*** Block opens ***

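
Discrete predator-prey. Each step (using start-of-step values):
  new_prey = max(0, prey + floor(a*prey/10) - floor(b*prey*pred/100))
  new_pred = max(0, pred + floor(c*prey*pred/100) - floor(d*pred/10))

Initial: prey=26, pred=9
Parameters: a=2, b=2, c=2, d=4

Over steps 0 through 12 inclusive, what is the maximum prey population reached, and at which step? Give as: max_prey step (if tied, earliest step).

Answer: 27 1

Derivation:
Step 1: prey: 26+5-4=27; pred: 9+4-3=10
Step 2: prey: 27+5-5=27; pred: 10+5-4=11
Step 3: prey: 27+5-5=27; pred: 11+5-4=12
Step 4: prey: 27+5-6=26; pred: 12+6-4=14
Step 5: prey: 26+5-7=24; pred: 14+7-5=16
Step 6: prey: 24+4-7=21; pred: 16+7-6=17
Step 7: prey: 21+4-7=18; pred: 17+7-6=18
Step 8: prey: 18+3-6=15; pred: 18+6-7=17
Step 9: prey: 15+3-5=13; pred: 17+5-6=16
Step 10: prey: 13+2-4=11; pred: 16+4-6=14
Step 11: prey: 11+2-3=10; pred: 14+3-5=12
Step 12: prey: 10+2-2=10; pred: 12+2-4=10
Max prey = 27 at step 1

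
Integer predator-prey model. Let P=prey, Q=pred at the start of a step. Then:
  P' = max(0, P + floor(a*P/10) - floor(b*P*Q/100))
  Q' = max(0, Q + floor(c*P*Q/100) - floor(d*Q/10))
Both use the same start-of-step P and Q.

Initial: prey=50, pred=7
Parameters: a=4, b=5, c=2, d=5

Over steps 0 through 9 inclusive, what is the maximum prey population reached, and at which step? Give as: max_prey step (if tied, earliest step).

Answer: 53 1

Derivation:
Step 1: prey: 50+20-17=53; pred: 7+7-3=11
Step 2: prey: 53+21-29=45; pred: 11+11-5=17
Step 3: prey: 45+18-38=25; pred: 17+15-8=24
Step 4: prey: 25+10-30=5; pred: 24+12-12=24
Step 5: prey: 5+2-6=1; pred: 24+2-12=14
Step 6: prey: 1+0-0=1; pred: 14+0-7=7
Step 7: prey: 1+0-0=1; pred: 7+0-3=4
Step 8: prey: 1+0-0=1; pred: 4+0-2=2
Step 9: prey: 1+0-0=1; pred: 2+0-1=1
Max prey = 53 at step 1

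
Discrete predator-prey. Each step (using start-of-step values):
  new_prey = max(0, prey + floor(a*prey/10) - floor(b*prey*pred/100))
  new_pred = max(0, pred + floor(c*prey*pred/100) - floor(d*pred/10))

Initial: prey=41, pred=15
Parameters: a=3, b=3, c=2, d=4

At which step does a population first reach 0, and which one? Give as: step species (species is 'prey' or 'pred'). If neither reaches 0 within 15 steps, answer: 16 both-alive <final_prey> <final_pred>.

Step 1: prey: 41+12-18=35; pred: 15+12-6=21
Step 2: prey: 35+10-22=23; pred: 21+14-8=27
Step 3: prey: 23+6-18=11; pred: 27+12-10=29
Step 4: prey: 11+3-9=5; pred: 29+6-11=24
Step 5: prey: 5+1-3=3; pred: 24+2-9=17
Step 6: prey: 3+0-1=2; pred: 17+1-6=12
Step 7: prey: 2+0-0=2; pred: 12+0-4=8
Step 8: prey: 2+0-0=2; pred: 8+0-3=5
Step 9: prey: 2+0-0=2; pred: 5+0-2=3
Step 10: prey: 2+0-0=2; pred: 3+0-1=2
Step 11: prey: 2+0-0=2; pred: 2+0-0=2
Steps 12-15: state stable at prey=2, pred=2 (no change)
No extinction within 15 steps

Answer: 16 both-alive 2 2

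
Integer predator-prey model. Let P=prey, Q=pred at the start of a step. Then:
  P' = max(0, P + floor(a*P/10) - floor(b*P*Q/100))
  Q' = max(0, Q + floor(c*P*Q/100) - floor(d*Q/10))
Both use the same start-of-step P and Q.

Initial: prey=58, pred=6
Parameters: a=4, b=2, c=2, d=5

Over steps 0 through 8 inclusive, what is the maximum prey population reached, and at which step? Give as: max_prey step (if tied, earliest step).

Answer: 95 3

Derivation:
Step 1: prey: 58+23-6=75; pred: 6+6-3=9
Step 2: prey: 75+30-13=92; pred: 9+13-4=18
Step 3: prey: 92+36-33=95; pred: 18+33-9=42
Step 4: prey: 95+38-79=54; pred: 42+79-21=100
Step 5: prey: 54+21-108=0; pred: 100+108-50=158
Step 6: prey: 0+0-0=0; pred: 158+0-79=79
Step 7: prey: 0+0-0=0; pred: 79+0-39=40
Step 8: prey: 0+0-0=0; pred: 40+0-20=20
Max prey = 95 at step 3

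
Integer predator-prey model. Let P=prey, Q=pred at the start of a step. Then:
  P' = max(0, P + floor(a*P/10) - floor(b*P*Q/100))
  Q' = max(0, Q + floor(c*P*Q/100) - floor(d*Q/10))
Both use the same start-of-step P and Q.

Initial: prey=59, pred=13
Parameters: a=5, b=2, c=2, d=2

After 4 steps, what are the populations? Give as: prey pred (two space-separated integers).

Answer: 0 169

Derivation:
Step 1: prey: 59+29-15=73; pred: 13+15-2=26
Step 2: prey: 73+36-37=72; pred: 26+37-5=58
Step 3: prey: 72+36-83=25; pred: 58+83-11=130
Step 4: prey: 25+12-65=0; pred: 130+65-26=169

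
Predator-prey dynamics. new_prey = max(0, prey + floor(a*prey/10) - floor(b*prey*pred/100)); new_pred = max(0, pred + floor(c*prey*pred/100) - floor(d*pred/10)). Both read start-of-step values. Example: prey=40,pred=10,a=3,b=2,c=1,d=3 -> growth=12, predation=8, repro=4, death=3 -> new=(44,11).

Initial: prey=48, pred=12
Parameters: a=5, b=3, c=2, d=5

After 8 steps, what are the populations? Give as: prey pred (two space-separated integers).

Step 1: prey: 48+24-17=55; pred: 12+11-6=17
Step 2: prey: 55+27-28=54; pred: 17+18-8=27
Step 3: prey: 54+27-43=38; pred: 27+29-13=43
Step 4: prey: 38+19-49=8; pred: 43+32-21=54
Step 5: prey: 8+4-12=0; pred: 54+8-27=35
Step 6: prey: 0+0-0=0; pred: 35+0-17=18
Step 7: prey: 0+0-0=0; pred: 18+0-9=9
Step 8: prey: 0+0-0=0; pred: 9+0-4=5

Answer: 0 5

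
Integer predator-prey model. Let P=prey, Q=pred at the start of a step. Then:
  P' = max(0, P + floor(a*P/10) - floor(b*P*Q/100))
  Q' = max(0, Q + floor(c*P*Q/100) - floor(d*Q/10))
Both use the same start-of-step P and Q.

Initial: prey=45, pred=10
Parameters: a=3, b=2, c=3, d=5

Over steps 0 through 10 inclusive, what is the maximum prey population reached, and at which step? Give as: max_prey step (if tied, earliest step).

Answer: 49 1

Derivation:
Step 1: prey: 45+13-9=49; pred: 10+13-5=18
Step 2: prey: 49+14-17=46; pred: 18+26-9=35
Step 3: prey: 46+13-32=27; pred: 35+48-17=66
Step 4: prey: 27+8-35=0; pred: 66+53-33=86
Step 5: prey: 0+0-0=0; pred: 86+0-43=43
Step 6: prey: 0+0-0=0; pred: 43+0-21=22
Step 7: prey: 0+0-0=0; pred: 22+0-11=11
Step 8: prey: 0+0-0=0; pred: 11+0-5=6
Step 9: prey: 0+0-0=0; pred: 6+0-3=3
Step 10: prey: 0+0-0=0; pred: 3+0-1=2
Max prey = 49 at step 1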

*** Block closes ***

# Task to complete
Would you please copy every line from the listing above that contains the word "Parameters"?

# Written solution
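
Parameters: a=2, b=2, c=2, d=4
Parameters: a=4, b=5, c=2, d=5
Parameters: a=3, b=3, c=2, d=4
Parameters: a=4, b=2, c=2, d=5
Parameters: a=5, b=2, c=2, d=2
Parameters: a=5, b=3, c=2, d=5
Parameters: a=3, b=2, c=3, d=5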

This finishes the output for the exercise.